### YOUR ASSIGNMENT:
Among the entries that follow, how many lines contain the string "functional"? Write the number alone.

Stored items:
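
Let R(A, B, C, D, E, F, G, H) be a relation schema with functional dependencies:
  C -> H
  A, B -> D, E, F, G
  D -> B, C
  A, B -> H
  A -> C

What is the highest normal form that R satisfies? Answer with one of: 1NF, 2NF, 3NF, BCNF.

1NF

Candidate keys: {A, B}, {A, D}. Prime attributes: {A, B, D}.
C -> H: {C}⁺ = {C, H}, which is not all of the attributes, so the left side is not a superkey — BCNF is violated.
C -> H has non-prime {H} on the right and a non-superkey on the left, so 3NF fails.
Since {A} ⊂ {A, B} and {A}⁺ ⊇ {C, H} with {C, H} non-prime, there is a partial dependency; 2NF fails.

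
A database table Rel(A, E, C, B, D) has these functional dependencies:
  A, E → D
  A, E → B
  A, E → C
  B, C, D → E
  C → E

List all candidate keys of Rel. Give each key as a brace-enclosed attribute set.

Attributes never on any right-hand side: {A} — every candidate key must contain it.
{A, C}⁺ = {A, B, C, D, E}, which is every attribute, so {A, C} is a candidate key.
{A, E}⁺ = {A, B, C, D, E}, which is every attribute, so {A, E} is a candidate key.
These are minimal and exhaustive — every other superkey contains one of them.

{A, C}, {A, E}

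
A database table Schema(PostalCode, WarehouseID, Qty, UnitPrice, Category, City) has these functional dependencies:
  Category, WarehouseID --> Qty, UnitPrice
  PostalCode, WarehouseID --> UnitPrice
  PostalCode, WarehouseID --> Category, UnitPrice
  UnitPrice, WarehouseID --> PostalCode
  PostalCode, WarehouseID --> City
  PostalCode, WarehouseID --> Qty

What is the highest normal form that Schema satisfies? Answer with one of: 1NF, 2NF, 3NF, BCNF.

Candidate keys: {Category, WarehouseID}, {PostalCode, WarehouseID}, {UnitPrice, WarehouseID}. Prime attributes: {Category, PostalCode, UnitPrice, WarehouseID}.
Every FD has a superkey on the left, so the relation is in BCNF.

BCNF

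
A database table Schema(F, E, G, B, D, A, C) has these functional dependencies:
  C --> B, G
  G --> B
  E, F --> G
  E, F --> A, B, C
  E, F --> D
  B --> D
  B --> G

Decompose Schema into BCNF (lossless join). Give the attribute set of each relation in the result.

{A, C, E, F}; {B, D, G}; {C, G}

Candidate key of the original relation: {E, F}.
{A, B, C, D, E, F, G}: {C} determines {B, C, D, G} here but is not a superkey — split on C --> B, D, G, giving {B, C, D, G} and {A, C, E, F}.
{B, C, D, G}: {G} determines {B, D, G} here but is not a superkey — split on G --> B, D, giving {B, D, G} and {C, G}.
{B, D, G} has no BCNF violation.
{C, G} has no BCNF violation.
{A, C, E, F} has no BCNF violation.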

### WRITTEN ANSWER:
4